### TASK STATEMENT
As the answer, set down the lines below from the one containing "Given the draws, what is P(r = 1)?" through the one containing "There is a box", exactly and inclusively, and no others.

### DATA UNDER STUDY
════

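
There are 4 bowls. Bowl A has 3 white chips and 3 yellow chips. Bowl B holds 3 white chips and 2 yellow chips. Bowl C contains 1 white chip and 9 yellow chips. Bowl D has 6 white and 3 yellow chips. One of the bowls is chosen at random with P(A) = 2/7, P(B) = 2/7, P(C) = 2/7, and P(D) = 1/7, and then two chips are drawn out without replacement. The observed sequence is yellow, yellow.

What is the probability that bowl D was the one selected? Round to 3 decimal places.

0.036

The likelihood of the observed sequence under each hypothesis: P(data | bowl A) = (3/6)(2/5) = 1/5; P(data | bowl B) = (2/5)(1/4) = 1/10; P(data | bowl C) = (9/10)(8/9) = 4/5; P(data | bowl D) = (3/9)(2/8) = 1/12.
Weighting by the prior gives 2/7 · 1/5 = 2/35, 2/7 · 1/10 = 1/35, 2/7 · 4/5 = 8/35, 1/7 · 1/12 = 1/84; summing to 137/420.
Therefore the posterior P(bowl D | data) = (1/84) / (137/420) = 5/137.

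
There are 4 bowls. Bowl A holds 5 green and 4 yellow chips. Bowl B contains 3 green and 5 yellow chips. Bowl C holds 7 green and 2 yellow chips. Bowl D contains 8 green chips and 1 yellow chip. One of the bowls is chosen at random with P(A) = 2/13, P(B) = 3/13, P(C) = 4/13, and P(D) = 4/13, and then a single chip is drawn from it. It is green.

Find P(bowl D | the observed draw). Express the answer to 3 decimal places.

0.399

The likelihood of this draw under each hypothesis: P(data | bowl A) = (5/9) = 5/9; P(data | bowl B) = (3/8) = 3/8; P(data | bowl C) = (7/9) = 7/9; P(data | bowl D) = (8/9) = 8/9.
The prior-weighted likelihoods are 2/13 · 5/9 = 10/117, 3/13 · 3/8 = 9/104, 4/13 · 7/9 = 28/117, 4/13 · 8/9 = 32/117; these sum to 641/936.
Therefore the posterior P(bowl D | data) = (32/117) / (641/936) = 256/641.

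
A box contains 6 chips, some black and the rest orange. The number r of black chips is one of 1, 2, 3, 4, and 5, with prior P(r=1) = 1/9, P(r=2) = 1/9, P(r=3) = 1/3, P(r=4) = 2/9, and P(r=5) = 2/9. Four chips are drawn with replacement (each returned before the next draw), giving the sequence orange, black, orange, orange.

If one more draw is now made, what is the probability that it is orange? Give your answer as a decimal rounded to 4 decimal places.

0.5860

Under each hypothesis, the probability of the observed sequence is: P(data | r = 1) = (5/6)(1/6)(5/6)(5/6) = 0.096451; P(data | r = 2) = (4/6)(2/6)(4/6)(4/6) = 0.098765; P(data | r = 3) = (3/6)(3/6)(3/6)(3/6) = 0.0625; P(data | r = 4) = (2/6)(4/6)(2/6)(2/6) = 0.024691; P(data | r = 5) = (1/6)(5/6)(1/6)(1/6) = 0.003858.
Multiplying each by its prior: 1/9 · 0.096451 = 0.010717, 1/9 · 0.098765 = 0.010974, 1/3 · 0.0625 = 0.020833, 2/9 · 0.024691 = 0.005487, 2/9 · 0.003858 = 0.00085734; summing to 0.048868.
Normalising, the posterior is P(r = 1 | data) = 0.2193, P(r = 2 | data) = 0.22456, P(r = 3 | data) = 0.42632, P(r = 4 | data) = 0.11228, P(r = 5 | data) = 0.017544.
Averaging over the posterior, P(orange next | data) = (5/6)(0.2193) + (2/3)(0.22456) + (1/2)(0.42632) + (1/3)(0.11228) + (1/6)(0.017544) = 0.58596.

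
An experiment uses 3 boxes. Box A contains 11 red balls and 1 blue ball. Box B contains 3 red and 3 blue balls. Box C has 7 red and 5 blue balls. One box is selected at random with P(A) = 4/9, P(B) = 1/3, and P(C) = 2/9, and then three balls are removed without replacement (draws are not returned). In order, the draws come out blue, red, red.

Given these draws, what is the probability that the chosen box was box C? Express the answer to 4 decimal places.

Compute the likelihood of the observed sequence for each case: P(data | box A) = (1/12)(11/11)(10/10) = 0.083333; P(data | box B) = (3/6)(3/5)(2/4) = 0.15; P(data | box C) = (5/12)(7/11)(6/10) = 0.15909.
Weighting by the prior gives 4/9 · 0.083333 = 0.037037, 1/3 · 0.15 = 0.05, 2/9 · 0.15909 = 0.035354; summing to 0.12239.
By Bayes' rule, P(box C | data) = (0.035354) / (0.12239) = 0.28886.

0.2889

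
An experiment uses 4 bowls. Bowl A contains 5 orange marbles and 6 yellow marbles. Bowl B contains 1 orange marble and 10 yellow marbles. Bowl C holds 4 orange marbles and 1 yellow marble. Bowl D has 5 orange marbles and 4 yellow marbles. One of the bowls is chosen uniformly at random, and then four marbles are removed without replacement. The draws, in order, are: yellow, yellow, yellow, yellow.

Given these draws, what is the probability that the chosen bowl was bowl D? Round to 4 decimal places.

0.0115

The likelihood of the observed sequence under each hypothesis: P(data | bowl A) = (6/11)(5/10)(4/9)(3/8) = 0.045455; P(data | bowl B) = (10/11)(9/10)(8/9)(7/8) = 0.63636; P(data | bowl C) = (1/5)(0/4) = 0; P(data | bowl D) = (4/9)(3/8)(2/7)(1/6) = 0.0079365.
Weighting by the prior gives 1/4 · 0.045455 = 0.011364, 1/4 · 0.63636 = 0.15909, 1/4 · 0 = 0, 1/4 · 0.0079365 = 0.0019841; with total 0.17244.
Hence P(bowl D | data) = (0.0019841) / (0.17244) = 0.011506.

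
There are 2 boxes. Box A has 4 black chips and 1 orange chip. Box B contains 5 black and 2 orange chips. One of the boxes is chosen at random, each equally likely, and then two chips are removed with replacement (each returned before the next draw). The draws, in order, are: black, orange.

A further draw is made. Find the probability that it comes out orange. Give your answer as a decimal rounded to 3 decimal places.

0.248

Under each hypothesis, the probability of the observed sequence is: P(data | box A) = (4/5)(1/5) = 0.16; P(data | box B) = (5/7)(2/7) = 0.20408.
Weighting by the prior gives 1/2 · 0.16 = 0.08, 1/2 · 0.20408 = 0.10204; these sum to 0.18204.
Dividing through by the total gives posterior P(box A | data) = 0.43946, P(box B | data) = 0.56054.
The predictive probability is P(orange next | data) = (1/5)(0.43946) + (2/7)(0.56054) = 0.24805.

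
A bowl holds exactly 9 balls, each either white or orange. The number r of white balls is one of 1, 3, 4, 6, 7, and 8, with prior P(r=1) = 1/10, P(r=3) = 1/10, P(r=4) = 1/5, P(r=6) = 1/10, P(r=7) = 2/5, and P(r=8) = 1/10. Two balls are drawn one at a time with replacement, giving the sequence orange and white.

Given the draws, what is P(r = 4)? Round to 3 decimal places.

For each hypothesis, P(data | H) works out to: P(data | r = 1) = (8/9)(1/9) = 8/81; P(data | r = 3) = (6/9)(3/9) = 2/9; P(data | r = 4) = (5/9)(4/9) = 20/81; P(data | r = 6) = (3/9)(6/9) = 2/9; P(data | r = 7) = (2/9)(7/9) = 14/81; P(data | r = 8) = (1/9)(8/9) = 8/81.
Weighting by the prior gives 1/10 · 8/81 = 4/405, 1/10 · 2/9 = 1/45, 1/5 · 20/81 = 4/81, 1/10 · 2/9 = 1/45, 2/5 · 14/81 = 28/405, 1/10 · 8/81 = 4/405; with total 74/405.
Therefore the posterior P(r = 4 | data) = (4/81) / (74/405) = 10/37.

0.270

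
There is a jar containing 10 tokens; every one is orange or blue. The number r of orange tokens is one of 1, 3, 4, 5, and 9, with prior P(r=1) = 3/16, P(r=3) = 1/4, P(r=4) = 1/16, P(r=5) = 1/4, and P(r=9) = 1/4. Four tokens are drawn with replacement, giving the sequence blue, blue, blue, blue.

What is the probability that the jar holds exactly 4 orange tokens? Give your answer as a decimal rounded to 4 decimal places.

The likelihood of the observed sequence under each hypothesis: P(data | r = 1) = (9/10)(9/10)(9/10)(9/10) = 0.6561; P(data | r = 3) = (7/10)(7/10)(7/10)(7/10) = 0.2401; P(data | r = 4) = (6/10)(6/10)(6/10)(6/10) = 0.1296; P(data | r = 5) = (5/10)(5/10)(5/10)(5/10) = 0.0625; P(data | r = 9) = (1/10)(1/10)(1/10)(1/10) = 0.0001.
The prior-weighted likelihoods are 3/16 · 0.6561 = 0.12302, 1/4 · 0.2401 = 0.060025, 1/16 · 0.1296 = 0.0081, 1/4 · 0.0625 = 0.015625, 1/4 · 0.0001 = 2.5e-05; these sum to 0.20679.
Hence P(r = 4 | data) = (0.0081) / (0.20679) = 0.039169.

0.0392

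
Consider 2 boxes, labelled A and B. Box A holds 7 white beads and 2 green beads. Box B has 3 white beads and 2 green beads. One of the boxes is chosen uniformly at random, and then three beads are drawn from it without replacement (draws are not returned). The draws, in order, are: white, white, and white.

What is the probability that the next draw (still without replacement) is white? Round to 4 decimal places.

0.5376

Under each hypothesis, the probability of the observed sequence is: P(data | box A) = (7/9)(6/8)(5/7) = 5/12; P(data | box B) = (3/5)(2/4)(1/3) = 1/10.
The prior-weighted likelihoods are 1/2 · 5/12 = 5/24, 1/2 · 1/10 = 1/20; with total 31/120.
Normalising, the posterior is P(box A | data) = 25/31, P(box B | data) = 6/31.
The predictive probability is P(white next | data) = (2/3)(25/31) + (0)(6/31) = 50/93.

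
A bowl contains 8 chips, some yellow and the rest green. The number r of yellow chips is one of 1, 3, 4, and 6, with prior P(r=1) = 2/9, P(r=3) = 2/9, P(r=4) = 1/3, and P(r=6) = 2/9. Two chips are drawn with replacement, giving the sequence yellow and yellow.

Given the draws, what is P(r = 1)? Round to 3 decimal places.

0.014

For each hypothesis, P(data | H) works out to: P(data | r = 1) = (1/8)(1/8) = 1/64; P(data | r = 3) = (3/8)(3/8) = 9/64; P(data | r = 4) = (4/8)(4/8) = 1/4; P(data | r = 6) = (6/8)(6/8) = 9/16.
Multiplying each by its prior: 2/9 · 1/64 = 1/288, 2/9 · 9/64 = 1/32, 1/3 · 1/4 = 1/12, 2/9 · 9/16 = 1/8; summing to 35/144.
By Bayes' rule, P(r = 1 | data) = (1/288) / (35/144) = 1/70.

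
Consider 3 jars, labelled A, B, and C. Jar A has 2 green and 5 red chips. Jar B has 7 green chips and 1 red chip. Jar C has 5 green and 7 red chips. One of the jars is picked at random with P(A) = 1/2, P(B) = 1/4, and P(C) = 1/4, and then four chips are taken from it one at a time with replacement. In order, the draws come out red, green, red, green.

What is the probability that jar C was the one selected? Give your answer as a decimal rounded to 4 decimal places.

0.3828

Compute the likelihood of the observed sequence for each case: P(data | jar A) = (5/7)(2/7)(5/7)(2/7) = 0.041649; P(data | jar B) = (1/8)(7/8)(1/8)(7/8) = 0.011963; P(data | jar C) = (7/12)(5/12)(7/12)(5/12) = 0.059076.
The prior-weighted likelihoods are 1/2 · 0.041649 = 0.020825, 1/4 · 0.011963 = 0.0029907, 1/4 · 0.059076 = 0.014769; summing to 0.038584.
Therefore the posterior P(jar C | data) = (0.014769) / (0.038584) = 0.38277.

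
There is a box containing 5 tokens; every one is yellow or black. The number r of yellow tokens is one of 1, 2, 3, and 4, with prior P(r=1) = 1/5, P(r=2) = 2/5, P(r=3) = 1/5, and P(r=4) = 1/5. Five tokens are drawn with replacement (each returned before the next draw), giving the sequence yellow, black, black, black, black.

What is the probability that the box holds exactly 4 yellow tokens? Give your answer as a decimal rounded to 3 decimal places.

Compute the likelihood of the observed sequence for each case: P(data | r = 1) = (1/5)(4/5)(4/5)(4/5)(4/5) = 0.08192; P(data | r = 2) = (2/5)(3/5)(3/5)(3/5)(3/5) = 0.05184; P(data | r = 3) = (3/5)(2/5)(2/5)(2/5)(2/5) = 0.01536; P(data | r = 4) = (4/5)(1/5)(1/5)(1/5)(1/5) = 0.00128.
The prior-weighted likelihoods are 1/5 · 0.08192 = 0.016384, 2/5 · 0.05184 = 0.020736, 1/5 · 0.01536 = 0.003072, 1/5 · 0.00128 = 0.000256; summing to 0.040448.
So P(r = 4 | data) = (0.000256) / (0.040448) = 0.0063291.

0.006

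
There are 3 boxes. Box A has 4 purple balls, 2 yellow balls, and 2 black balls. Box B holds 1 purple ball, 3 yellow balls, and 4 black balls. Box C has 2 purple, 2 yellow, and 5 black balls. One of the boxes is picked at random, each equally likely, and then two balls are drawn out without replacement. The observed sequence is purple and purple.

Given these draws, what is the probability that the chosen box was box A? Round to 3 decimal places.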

════

### COMPLETED TASK
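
Given the draws, what is P(r = 1)? Round to 3 decimal places.

0.014

For each hypothesis, P(data | H) works out to: P(data | r = 1) = (1/8)(1/8) = 1/64; P(data | r = 3) = (3/8)(3/8) = 9/64; P(data | r = 4) = (4/8)(4/8) = 1/4; P(data | r = 6) = (6/8)(6/8) = 9/16.
Multiplying each by its prior: 2/9 · 1/64 = 1/288, 2/9 · 9/64 = 1/32, 1/3 · 1/4 = 1/12, 2/9 · 9/16 = 1/8; summing to 35/144.
By Bayes' rule, P(r = 1 | data) = (1/288) / (35/144) = 1/70.

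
Consider 3 jars, labelled A, B, and C. Jar A has 2 green and 5 red chips. Jar B has 7 green chips and 1 red chip. Jar C has 5 green and 7 red chips. One of the jars is picked at random with P(A) = 1/2, P(B) = 1/4, and P(C) = 1/4, and then four chips are taken from it one at a time with replacement. In order, the draws come out red, green, red, green.

What is the probability that jar C was the one selected? Give your answer as a decimal rounded to 4 decimal places.

0.3828

Compute the likelihood of the observed sequence for each case: P(data | jar A) = (5/7)(2/7)(5/7)(2/7) = 0.041649; P(data | jar B) = (1/8)(7/8)(1/8)(7/8) = 0.011963; P(data | jar C) = (7/12)(5/12)(7/12)(5/12) = 0.059076.
The prior-weighted likelihoods are 1/2 · 0.041649 = 0.020825, 1/4 · 0.011963 = 0.0029907, 1/4 · 0.059076 = 0.014769; summing to 0.038584.
Therefore the posterior P(jar C | data) = (0.014769) / (0.038584) = 0.38277.

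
There is a box containing 5 tokens; every one is yellow or black. The number r of yellow tokens is one of 1, 2, 3, and 4, with prior P(r=1) = 1/5, P(r=2) = 2/5, P(r=3) = 1/5, and P(r=4) = 1/5. Five tokens are drawn with replacement (each returned before the next draw), giving the sequence yellow, black, black, black, black.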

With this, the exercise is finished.